— PROBLEM DETAILS —
Word for word, transcribe the records that follow.

— PROVIDED INFORMATION —
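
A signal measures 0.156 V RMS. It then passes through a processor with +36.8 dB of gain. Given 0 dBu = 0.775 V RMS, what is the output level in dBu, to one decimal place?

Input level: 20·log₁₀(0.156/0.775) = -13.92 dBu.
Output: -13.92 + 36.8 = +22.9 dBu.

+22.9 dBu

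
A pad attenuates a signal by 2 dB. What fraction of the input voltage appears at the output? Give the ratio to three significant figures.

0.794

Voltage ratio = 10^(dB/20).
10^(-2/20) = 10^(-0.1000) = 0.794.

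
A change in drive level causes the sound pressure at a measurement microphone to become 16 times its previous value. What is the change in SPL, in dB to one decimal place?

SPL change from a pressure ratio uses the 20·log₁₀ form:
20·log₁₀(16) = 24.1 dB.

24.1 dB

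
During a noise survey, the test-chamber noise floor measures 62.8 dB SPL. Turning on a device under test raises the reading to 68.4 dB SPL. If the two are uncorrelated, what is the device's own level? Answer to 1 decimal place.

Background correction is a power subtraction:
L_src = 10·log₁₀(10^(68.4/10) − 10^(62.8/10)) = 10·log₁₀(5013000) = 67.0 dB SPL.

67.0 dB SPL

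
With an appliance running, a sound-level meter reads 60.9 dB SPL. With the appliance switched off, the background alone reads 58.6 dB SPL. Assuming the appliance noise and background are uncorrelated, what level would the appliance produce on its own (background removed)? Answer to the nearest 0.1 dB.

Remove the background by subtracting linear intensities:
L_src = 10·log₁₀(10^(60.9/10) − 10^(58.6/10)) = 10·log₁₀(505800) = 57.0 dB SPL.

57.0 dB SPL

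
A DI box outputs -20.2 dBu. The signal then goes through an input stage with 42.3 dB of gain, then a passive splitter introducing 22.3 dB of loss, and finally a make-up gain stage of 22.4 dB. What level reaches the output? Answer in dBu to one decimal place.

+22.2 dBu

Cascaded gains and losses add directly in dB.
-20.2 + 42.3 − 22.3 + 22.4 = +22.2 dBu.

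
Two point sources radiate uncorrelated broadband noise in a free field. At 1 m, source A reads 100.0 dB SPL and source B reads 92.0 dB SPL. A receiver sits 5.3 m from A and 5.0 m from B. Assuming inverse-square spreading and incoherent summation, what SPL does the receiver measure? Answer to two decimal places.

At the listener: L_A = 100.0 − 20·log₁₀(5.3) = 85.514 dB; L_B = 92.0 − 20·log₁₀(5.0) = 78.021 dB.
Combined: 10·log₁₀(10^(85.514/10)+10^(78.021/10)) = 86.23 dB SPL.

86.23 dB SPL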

— YOUR RESPONSE —
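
A signal measures 0.156 V RMS. It then passes through a processor with +36.8 dB of gain. Given 0 dBu = 0.775 V RMS, what is the output level in dBu, to one decimal place?

Input level: 20·log₁₀(0.156/0.775) = -13.92 dBu.
Output: -13.92 + 36.8 = +22.9 dBu.

+22.9 dBu

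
A pad attenuates a signal by 2 dB. What fraction of the input voltage appears at the output? Give the ratio to three significant figures.

0.794

Voltage ratio = 10^(dB/20).
10^(-2/20) = 10^(-0.1000) = 0.794.

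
A change in drive level causes the sound pressure at a measurement microphone to become 16 times its previous value. What is the change in SPL, in dB to one decimal place?

SPL change from a pressure ratio uses the 20·log₁₀ form:
20·log₁₀(16) = 24.1 dB.

24.1 dB

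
During a noise survey, the test-chamber noise floor measures 62.8 dB SPL. Turning on a device under test raises the reading to 68.4 dB SPL. If the two are uncorrelated, what is the device's own level? Answer to 1 decimal place.

Background correction is a power subtraction:
L_src = 10·log₁₀(10^(68.4/10) − 10^(62.8/10)) = 10·log₁₀(5013000) = 67.0 dB SPL.

67.0 dB SPL

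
With an appliance running, a sound-level meter reads 60.9 dB SPL. With the appliance switched off, the background alone reads 58.6 dB SPL. Assuming the appliance noise and background are uncorrelated, what level would the appliance produce on its own (background removed)? Answer to the nearest 0.1 dB.

Remove the background by subtracting linear intensities:
L_src = 10·log₁₀(10^(60.9/10) − 10^(58.6/10)) = 10·log₁₀(505800) = 57.0 dB SPL.

57.0 dB SPL

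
A DI box outputs -20.2 dBu. The signal then goes through an input stage with 42.3 dB of gain, then a passive splitter introducing 22.3 dB of loss, and finally a make-up gain stage of 22.4 dB. What level reaches the output? Answer in dBu to one decimal place.

+22.2 dBu

Cascaded gains and losses add directly in dB.
-20.2 + 42.3 − 22.3 + 22.4 = +22.2 dBu.

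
Two point sources radiate uncorrelated broadband noise in a free field. At 1 m, source A reads 100.0 dB SPL and source B reads 92.0 dB SPL. A receiver sits 5.3 m from A and 5.0 m from B. Assuming inverse-square spreading and incoherent summation, what SPL does the receiver measure? Answer to two decimal places.

At the listener: L_A = 100.0 − 20·log₁₀(5.3) = 85.514 dB; L_B = 92.0 − 20·log₁₀(5.0) = 78.021 dB.
Combined: 10·log₁₀(10^(85.514/10)+10^(78.021/10)) = 86.23 dB SPL.

86.23 dB SPL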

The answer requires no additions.